## PROBLEM STATEMENT:
Please keep to the lines below from the one with "The warning light" through the one with "The reactor scrammed.", and restate them word for word, ends included.

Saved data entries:
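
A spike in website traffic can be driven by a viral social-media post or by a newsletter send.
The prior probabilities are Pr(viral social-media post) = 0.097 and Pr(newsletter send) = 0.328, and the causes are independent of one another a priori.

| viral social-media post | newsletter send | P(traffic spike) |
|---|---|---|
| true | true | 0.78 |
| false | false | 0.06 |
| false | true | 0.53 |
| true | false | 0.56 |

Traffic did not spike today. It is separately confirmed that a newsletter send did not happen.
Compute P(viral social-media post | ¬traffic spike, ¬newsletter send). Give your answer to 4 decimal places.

P(viral social-media post | ¬traffic spike, ¬newsletter send) ≈ 0.0479

Numerator (weight on configurations with viral social-media post): 0.44·0.097 = 0.042680
The normalizing constant is 0.94·0.903 + 0.44·0.097 = 0.891500
P(viral social-media post | ¬traffic spike, ¬newsletter send) = 0.042680/0.891500 ≈ 0.0479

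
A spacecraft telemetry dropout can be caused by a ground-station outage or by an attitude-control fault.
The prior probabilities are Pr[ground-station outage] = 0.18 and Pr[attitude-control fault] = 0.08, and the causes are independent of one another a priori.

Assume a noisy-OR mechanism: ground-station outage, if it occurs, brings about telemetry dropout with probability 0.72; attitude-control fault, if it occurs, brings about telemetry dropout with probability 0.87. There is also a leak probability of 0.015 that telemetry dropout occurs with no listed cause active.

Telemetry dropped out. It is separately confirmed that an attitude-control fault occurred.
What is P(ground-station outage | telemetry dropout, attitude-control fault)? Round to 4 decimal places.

Under noisy-OR, P(telemetry dropout | causes) = 1 − (1−0.015)·∏(1−qᵢ) over the active causes.
Sum P(telemetry dropout|·) weighted by the priors over both values of ground-station outage:
  P(telemetry dropout | attitude-control fault) = 0.87195*0.82 + 0.964146*0.18
        = 0.714999 + 0.173546 = 0.888545
The terms with ground-station outage present sum to 0.173546, so
  P(ground-station outage | telemetry dropout, attitude-control fault) = 0.173546 / 0.888545 ≈ 0.1953

P(ground-station outage | telemetry dropout, attitude-control fault) ≈ 0.1953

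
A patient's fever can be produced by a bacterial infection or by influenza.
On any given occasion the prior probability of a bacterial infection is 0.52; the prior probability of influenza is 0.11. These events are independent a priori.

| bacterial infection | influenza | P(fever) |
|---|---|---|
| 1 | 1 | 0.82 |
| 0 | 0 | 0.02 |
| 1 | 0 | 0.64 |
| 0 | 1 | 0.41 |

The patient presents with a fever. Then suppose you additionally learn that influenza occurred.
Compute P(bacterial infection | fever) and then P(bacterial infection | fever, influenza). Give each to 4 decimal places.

P(bacterial infection | fever) ≈ 0.9191; P(bacterial infection | fever, influenza) ≈ 0.6842

Numerator (weight on configurations with bacterial infection): 0.296192 + 0.046904 = 0.343096
Normalizer over all consistent configurations: 0.02×0.48×0.89 + 0.41×0.48×0.11 + 0.64×0.52×0.89 + 0.82×0.52×0.11 = 0.373288
Posterior = 0.343096 / 0.373288 ≈ 0.9191

Now condition on the additional information:
For the numerator, keep only bacterial infection=true terms: 0.82×0.52 = 0.426400
The normalizing constant is 0.41×0.48 + 0.82×0.52 = 0.623200
Posterior = 0.426400 / 0.623200 ≈ 0.6842
The drop from 0.9191 to 0.6842 is the explaining-away (discounting) effect.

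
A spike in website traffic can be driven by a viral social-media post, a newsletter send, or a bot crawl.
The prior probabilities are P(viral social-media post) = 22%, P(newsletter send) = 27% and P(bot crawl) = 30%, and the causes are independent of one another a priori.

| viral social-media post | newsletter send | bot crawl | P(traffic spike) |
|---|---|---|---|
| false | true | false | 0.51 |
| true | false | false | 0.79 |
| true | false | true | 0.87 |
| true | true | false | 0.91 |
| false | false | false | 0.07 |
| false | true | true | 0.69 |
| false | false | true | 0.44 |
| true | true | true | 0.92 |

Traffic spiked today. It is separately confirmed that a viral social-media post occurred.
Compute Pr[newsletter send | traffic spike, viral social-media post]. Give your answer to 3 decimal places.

Sum P(traffic spike|·) weighted by the priors over the 4 (newsletter send, bot crawl) configurations:
  P(traffic spike | viral social-media post) = 0.79·0.73·0.7 + 0.87·0.73·0.3 + 0.91·0.27·0.7 + 0.92·0.27·0.3
        = 0.403690 + 0.190530 + 0.171990 + 0.074520 = 0.840730
Keeping only the newsletter send-present terms gives 0.246510, so
  P(newsletter send | traffic spike, viral social-media post) = 0.246510 / 0.840730 ≈ 0.293

Pr[newsletter send | traffic spike, viral social-media post] ≈ 0.293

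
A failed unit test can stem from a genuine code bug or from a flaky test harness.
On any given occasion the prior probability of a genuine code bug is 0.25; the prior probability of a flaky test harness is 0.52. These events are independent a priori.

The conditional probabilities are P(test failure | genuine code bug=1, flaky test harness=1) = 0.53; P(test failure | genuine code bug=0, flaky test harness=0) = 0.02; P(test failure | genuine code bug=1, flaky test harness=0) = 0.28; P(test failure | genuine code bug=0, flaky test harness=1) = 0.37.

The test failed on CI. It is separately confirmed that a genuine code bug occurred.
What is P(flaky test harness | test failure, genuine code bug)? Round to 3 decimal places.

P(flaky test harness | test failure, genuine code bug) ≈ 0.672

P(test failure | genuine code bug) = 0.28·0.48 + 0.53·0.52 = 0.134400 + 0.275600 = 0.410000
Of this, 0.275600 comes from 0.53·0.52 (the flaky test harness=true cases).
Hence the posterior is 0.275600/0.410000 ≈ 0.672.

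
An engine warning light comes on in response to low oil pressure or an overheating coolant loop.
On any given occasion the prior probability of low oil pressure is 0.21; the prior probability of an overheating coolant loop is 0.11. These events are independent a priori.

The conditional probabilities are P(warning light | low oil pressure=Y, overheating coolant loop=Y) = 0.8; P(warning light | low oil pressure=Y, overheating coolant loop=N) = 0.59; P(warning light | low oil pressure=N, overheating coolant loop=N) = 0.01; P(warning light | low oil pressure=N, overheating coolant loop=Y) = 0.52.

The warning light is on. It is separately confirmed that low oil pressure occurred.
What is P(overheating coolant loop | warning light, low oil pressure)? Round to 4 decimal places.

Weight on overheating coolant loop=true, given the evidence: 0.8×0.11 = 0.088000
The normalizing constant is 0.59×0.89 + 0.8×0.11 = 0.613100
Posterior = 0.088000 / 0.613100 ≈ 0.1435

P(overheating coolant loop | warning light, low oil pressure) ≈ 0.1435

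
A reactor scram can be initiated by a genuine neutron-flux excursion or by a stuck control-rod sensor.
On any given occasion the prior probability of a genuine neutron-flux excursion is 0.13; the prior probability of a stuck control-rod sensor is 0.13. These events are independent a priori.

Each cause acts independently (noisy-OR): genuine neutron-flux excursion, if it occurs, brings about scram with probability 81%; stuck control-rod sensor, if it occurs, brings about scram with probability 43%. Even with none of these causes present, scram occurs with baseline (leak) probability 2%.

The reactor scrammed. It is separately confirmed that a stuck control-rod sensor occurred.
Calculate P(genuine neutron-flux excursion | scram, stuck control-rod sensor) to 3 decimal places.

P(genuine neutron-flux excursion | scram, stuck control-rod sensor) ≈ 0.232

Under noisy-OR, P(scram | causes) = 1 − (1−0.02)·∏(1−qᵢ) over the active causes.
P(scram | stuck control-rod sensor) = 0.4414·0.87 + 0.893866·0.13 = 0.384018 + 0.116203 = 0.500221
Of this, 0.116203 comes from 0.893866·0.13 (the genuine neutron-flux excursion=true cases).
Hence the posterior is 0.116203/0.500221 ≈ 0.232.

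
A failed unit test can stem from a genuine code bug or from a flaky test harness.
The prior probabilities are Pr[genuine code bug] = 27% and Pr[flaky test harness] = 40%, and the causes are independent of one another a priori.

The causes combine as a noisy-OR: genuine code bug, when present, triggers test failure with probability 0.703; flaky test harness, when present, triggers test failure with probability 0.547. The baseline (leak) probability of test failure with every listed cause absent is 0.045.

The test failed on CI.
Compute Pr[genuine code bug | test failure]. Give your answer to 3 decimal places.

Under noisy-OR, P(test failure | causes) = 1 − (1−0.045)·∏(1−qᵢ) over the active causes.
By total probability over the 4 (genuine code bug, flaky test harness) configurations:
  P(test failure) = 0.045·0.73·0.6 + 0.567385·0.73·0.4 + 0.716365·0.27·0.6 + 0.871513·0.27·0.4
        = 0.019710 + 0.165676 + 0.116051 + 0.094123 = 0.395560
Keeping only the genuine code bug-present terms gives 0.210174, so
  P(genuine code bug | test failure) = 0.210174 / 0.395560 ≈ 0.531

Pr[genuine code bug | test failure] ≈ 0.531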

## REPLY TO THE EXERCISE:
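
The warning light is on. It is separately confirmed that low oil pressure occurred.
What is P(overheating coolant loop | warning light, low oil pressure)? Round to 4 decimal places.

Weight on overheating coolant loop=true, given the evidence: 0.8×0.11 = 0.088000
The normalizing constant is 0.59×0.89 + 0.8×0.11 = 0.613100
Posterior = 0.088000 / 0.613100 ≈ 0.1435

P(overheating coolant loop | warning light, low oil pressure) ≈ 0.1435

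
A reactor scram can be initiated by a genuine neutron-flux excursion or by a stuck control-rod sensor.
On any given occasion the prior probability of a genuine neutron-flux excursion is 0.13; the prior probability of a stuck control-rod sensor is 0.13. These events are independent a priori.

Each cause acts independently (noisy-OR): genuine neutron-flux excursion, if it occurs, brings about scram with probability 81%; stuck control-rod sensor, if it occurs, brings about scram with probability 43%. Even with none of these causes present, scram occurs with baseline (leak) probability 2%.

The reactor scrammed. It is separately confirmed that a stuck control-rod sensor occurred.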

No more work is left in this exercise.